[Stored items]
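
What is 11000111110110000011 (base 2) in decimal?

Sum of powers of 2 for each 1-bit:
2^0 + 2^1 + 2^7 + 2^8 + 2^10 + 2^11 + 2^12 + 2^13 + 2^14 + 2^18 + 2^19
= 1 + 2 + 128 + 256 + 1024 + 2048 + 4096 + 8192 + 16384 + 262144 + 524288
= 818563



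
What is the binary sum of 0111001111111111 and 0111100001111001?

Add column by column from the right: bit + bit + carry-in; write the sum mod 2, carry 1 when the sum is 2 or 3.
carry:  1110011111111110
        0111001111111111
+       0111100001111001
------------------------
       01110110001111000
(the carry out of the leftmost column, 0, becomes the leading bit)
Decimal check:
  0111001111111111 = 16384 + 8192 + 4096 + 512 + 256 + 128 + 64 + 32 + 16 + 8 + 4 + 2 + 1 = 29695
  0111100001111001 = 16384 + 8192 + 4096 + 2048 + 64 + 32 + 16 + 8 + 1 = 30841
  29695 + 30841 = 60536, and 01110110001111000 = 32768 + 16384 + 8192 + 2048 + 1024 + 64 + 32 + 16 + 8 = 60536 ✓



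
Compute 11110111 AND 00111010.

AND: 1 only when both bits are 1
  11110111
& 00111010
----------
  00110010
Decimal: 247 & 58 = 50



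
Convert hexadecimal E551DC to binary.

Convert each hex digit to 4 bits:
  E = 1110
  5 = 0101
  5 = 0101
  1 = 0001
  D = 1101
  C = 1100
Concatenate: 111001010101000111011100



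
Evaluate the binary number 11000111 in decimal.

Sum of powers of 2 for each 1-bit:
2^0 + 2^1 + 2^2 + 2^6 + 2^7
= 1 + 2 + 4 + 64 + 128
= 199



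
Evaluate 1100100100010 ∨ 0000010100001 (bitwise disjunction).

OR: 1 when either bit is 1
  1100100100010
| 0000010100001
---------------
  1100110100011
Decimal: 6434 | 161 = 6563



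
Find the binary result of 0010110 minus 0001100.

Method 1 - Direct subtraction (column by column from the right: bit − bit − borrow-in; if negative, add 2 and borrow 1 from the next column):
borrow: 0010000
        0010110
-       0001100
---------------
        0001010

Method 2 - Add two's complement:
Two's complement of 0001100: invert → 1110011, add 1 → 1110100
  0010110
+ 1110100
---------
 10001010  (end carry out of the top bit = 1)
Discarding the end carry: 0001010
Decimal check:
  0010110 = 16 + 4 + 2 = 22
  0001100 = 8 + 4 = 12
  22 - 12 = 10, and 0001010 = 8 + 2 = 10 ✓



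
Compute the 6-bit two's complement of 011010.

Original: 011010
Step 1 - Invert all bits: 100101
Step 2 - Add 1: 100110
Verification: 011010 + 100110 = 1000000; discarding the end carry (carry out of the top bit) leaves the 6-bit value 000000, as required for x + (-x)



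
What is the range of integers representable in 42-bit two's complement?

For 42-bit two's complement:
Minimum: -2^41 = -2199023255552
Maximum: 2^41 - 1 = 2199023255551



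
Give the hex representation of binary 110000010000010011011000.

Group into 4-bit nibbles from right:
  1100 = C
  0001 = 1
  0000 = 0
  0100 = 4
  1101 = D
  1000 = 8
Result: C104D8



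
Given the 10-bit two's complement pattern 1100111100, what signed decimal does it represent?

Binary: 1100111100
Sign bit: 1 (negative)
Invert: 0011000011
Add 1:  0011000100
Magnitude: 0011000100 = 128 + 64 + 4 = 196
Value: -196



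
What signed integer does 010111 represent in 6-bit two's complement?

Binary: 010111
Sign bit: 0 (non-negative)
Read directly as an unsigned value:
010111 = 16 + 4 + 2 + 1 = 23
Value: 23



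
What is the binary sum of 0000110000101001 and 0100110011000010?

Add column by column from the right: bit + bit + carry-in; write the sum mod 2, carry 1 when the sum is 2 or 3.
carry:  0001100000000000
        0000110000101001
+       0100110011000010
------------------------
       00101100011101011
(the carry out of the leftmost column, 0, becomes the leading bit)
Decimal check:
  0000110000101001 = 2048 + 1024 + 32 + 8 + 1 = 3113
  0100110011000010 = 16384 + 2048 + 1024 + 128 + 64 + 2 = 19650
  3113 + 19650 = 22763, and 00101100011101011 = 16384 + 4096 + 2048 + 128 + 64 + 32 + 8 + 2 + 1 = 22763 ✓



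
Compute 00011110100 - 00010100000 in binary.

Method 1 - Direct subtraction (column by column from the right: bit − bit − borrow-in; if negative, add 2 and borrow 1 from the next column):
borrow: 00000000000
        00011110100
-       00010100000
-------------------
        00001010100

Method 2 - Add two's complement:
Two's complement of 00010100000: invert → 11101011111, add 1 → 11101100000
  00011110100
+ 11101100000
-------------
 100001010100  (end carry out of the top bit = 1)
Discarding the end carry: 00001010100
Decimal check:
  00011110100 = 128 + 64 + 32 + 16 + 4 = 244
  00010100000 = 128 + 32 = 160
  244 - 160 = 84, and 00001010100 = 64 + 16 + 4 = 84 ✓



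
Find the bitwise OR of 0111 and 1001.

OR: 1 when either bit is 1
  0111
| 1001
------
  1111
Decimal: 7 | 9 = 15



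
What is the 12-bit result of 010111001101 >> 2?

Original: 010111001101 (decimal 1485)
Shift right by 2 positions
Drop the 2 low bits; fill with zeros on the left
Result: 000101110011 (decimal 371)
Equivalent: 1485 >> 2 = 1485 ÷ 2^2 = 371



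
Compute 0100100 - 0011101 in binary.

Method 1 - Direct subtraction (column by column from the right: bit − bit − borrow-in; if negative, add 2 and borrow 1 from the next column):
borrow: 0111110
        0100100
-       0011101
---------------
        0000111

Method 2 - Add two's complement:
Two's complement of 0011101: invert → 1100010, add 1 → 1100011
  0100100
+ 1100011
---------
 10000111  (end carry out of the top bit = 1)
Discarding the end carry: 0000111
Decimal check:
  0100100 = 32 + 4 = 36
  0011101 = 16 + 8 + 4 + 1 = 29
  36 - 29 = 7, and 0000111 = 4 + 2 + 1 = 7 ✓



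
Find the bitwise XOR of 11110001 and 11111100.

XOR: 1 when bits differ
  11110001
^ 11111100
----------
  00001101
Decimal: 241 ^ 252 = 13



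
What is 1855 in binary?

Using repeated division by 2:
1855 ÷ 2 = 927 remainder 1
927 ÷ 2 = 463 remainder 1
463 ÷ 2 = 231 remainder 1
231 ÷ 2 = 115 remainder 1
115 ÷ 2 = 57 remainder 1
57 ÷ 2 = 28 remainder 1
28 ÷ 2 = 14 remainder 0
14 ÷ 2 = 7 remainder 0
7 ÷ 2 = 3 remainder 1
3 ÷ 2 = 1 remainder 1
1 ÷ 2 = 0 remainder 1
Reading remainders bottom to top: 11100111111



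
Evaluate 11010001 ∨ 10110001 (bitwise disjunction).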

YOUR INSTRUCTIONS. Your job is to give the data above again exactly, in full.

SOLUTION FOR THIS EXERCISE.
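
What is 11000111110110000011 (base 2) in decimal?

Sum of powers of 2 for each 1-bit:
2^0 + 2^1 + 2^7 + 2^8 + 2^10 + 2^11 + 2^12 + 2^13 + 2^14 + 2^18 + 2^19
= 1 + 2 + 128 + 256 + 1024 + 2048 + 4096 + 8192 + 16384 + 262144 + 524288
= 818563



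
What is the binary sum of 0111001111111111 and 0111100001111001?

Add column by column from the right: bit + bit + carry-in; write the sum mod 2, carry 1 when the sum is 2 or 3.
carry:  1110011111111110
        0111001111111111
+       0111100001111001
------------------------
       01110110001111000
(the carry out of the leftmost column, 0, becomes the leading bit)
Decimal check:
  0111001111111111 = 16384 + 8192 + 4096 + 512 + 256 + 128 + 64 + 32 + 16 + 8 + 4 + 2 + 1 = 29695
  0111100001111001 = 16384 + 8192 + 4096 + 2048 + 64 + 32 + 16 + 8 + 1 = 30841
  29695 + 30841 = 60536, and 01110110001111000 = 32768 + 16384 + 8192 + 2048 + 1024 + 64 + 32 + 16 + 8 = 60536 ✓



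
Compute 11110111 AND 00111010.

AND: 1 only when both bits are 1
  11110111
& 00111010
----------
  00110010
Decimal: 247 & 58 = 50



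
Convert hexadecimal E551DC to binary.

Convert each hex digit to 4 bits:
  E = 1110
  5 = 0101
  5 = 0101
  1 = 0001
  D = 1101
  C = 1100
Concatenate: 111001010101000111011100



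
Evaluate the binary number 11000111 in decimal.

Sum of powers of 2 for each 1-bit:
2^0 + 2^1 + 2^2 + 2^6 + 2^7
= 1 + 2 + 4 + 64 + 128
= 199



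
Evaluate 1100100100010 ∨ 0000010100001 (bitwise disjunction).

OR: 1 when either bit is 1
  1100100100010
| 0000010100001
---------------
  1100110100011
Decimal: 6434 | 161 = 6563



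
Find the binary result of 0010110 minus 0001100.

Method 1 - Direct subtraction (column by column from the right: bit − bit − borrow-in; if negative, add 2 and borrow 1 from the next column):
borrow: 0010000
        0010110
-       0001100
---------------
        0001010

Method 2 - Add two's complement:
Two's complement of 0001100: invert → 1110011, add 1 → 1110100
  0010110
+ 1110100
---------
 10001010  (end carry out of the top bit = 1)
Discarding the end carry: 0001010
Decimal check:
  0010110 = 16 + 4 + 2 = 22
  0001100 = 8 + 4 = 12
  22 - 12 = 10, and 0001010 = 8 + 2 = 10 ✓



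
Compute the 6-bit two's complement of 011010.

Original: 011010
Step 1 - Invert all bits: 100101
Step 2 - Add 1: 100110
Verification: 011010 + 100110 = 1000000; discarding the end carry (carry out of the top bit) leaves the 6-bit value 000000, as required for x + (-x)



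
What is the range of integers representable in 42-bit two's complement?

For 42-bit two's complement:
Minimum: -2^41 = -2199023255552
Maximum: 2^41 - 1 = 2199023255551



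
Give the hex representation of binary 110000010000010011011000.

Group into 4-bit nibbles from right:
  1100 = C
  0001 = 1
  0000 = 0
  0100 = 4
  1101 = D
  1000 = 8
Result: C104D8



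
Given the 10-bit two's complement pattern 1100111100, what signed decimal does it represent?

Binary: 1100111100
Sign bit: 1 (negative)
Invert: 0011000011
Add 1:  0011000100
Magnitude: 0011000100 = 128 + 64 + 4 = 196
Value: -196



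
What signed integer does 010111 represent in 6-bit two's complement?

Binary: 010111
Sign bit: 0 (non-negative)
Read directly as an unsigned value:
010111 = 16 + 4 + 2 + 1 = 23
Value: 23



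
What is the binary sum of 0000110000101001 and 0100110011000010?

Add column by column from the right: bit + bit + carry-in; write the sum mod 2, carry 1 when the sum is 2 or 3.
carry:  0001100000000000
        0000110000101001
+       0100110011000010
------------------------
       00101100011101011
(the carry out of the leftmost column, 0, becomes the leading bit)
Decimal check:
  0000110000101001 = 2048 + 1024 + 32 + 8 + 1 = 3113
  0100110011000010 = 16384 + 2048 + 1024 + 128 + 64 + 2 = 19650
  3113 + 19650 = 22763, and 00101100011101011 = 16384 + 4096 + 2048 + 128 + 64 + 32 + 8 + 2 + 1 = 22763 ✓



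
Compute 00011110100 - 00010100000 in binary.

Method 1 - Direct subtraction (column by column from the right: bit − bit − borrow-in; if negative, add 2 and borrow 1 from the next column):
borrow: 00000000000
        00011110100
-       00010100000
-------------------
        00001010100

Method 2 - Add two's complement:
Two's complement of 00010100000: invert → 11101011111, add 1 → 11101100000
  00011110100
+ 11101100000
-------------
 100001010100  (end carry out of the top bit = 1)
Discarding the end carry: 00001010100
Decimal check:
  00011110100 = 128 + 64 + 32 + 16 + 4 = 244
  00010100000 = 128 + 32 = 160
  244 - 160 = 84, and 00001010100 = 64 + 16 + 4 = 84 ✓



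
Find the bitwise OR of 0111 and 1001.

OR: 1 when either bit is 1
  0111
| 1001
------
  1111
Decimal: 7 | 9 = 15



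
What is the 12-bit result of 010111001101 >> 2?

Original: 010111001101 (decimal 1485)
Shift right by 2 positions
Drop the 2 low bits; fill with zeros on the left
Result: 000101110011 (decimal 371)
Equivalent: 1485 >> 2 = 1485 ÷ 2^2 = 371



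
Compute 0100100 - 0011101 in binary.

Method 1 - Direct subtraction (column by column from the right: bit − bit − borrow-in; if negative, add 2 and borrow 1 from the next column):
borrow: 0111110
        0100100
-       0011101
---------------
        0000111

Method 2 - Add two's complement:
Two's complement of 0011101: invert → 1100010, add 1 → 1100011
  0100100
+ 1100011
---------
 10000111  (end carry out of the top bit = 1)
Discarding the end carry: 0000111
Decimal check:
  0100100 = 32 + 4 = 36
  0011101 = 16 + 8 + 4 + 1 = 29
  36 - 29 = 7, and 0000111 = 4 + 2 + 1 = 7 ✓



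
Find the bitwise XOR of 11110001 and 11111100.

XOR: 1 when bits differ
  11110001
^ 11111100
----------
  00001101
Decimal: 241 ^ 252 = 13



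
What is 1855 in binary?

Using repeated division by 2:
1855 ÷ 2 = 927 remainder 1
927 ÷ 2 = 463 remainder 1
463 ÷ 2 = 231 remainder 1
231 ÷ 2 = 115 remainder 1
115 ÷ 2 = 57 remainder 1
57 ÷ 2 = 28 remainder 1
28 ÷ 2 = 14 remainder 0
14 ÷ 2 = 7 remainder 0
7 ÷ 2 = 3 remainder 1
3 ÷ 2 = 1 remainder 1
1 ÷ 2 = 0 remainder 1
Reading remainders bottom to top: 11100111111



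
Evaluate 11010001 ∨ 10110001 (bitwise disjunction).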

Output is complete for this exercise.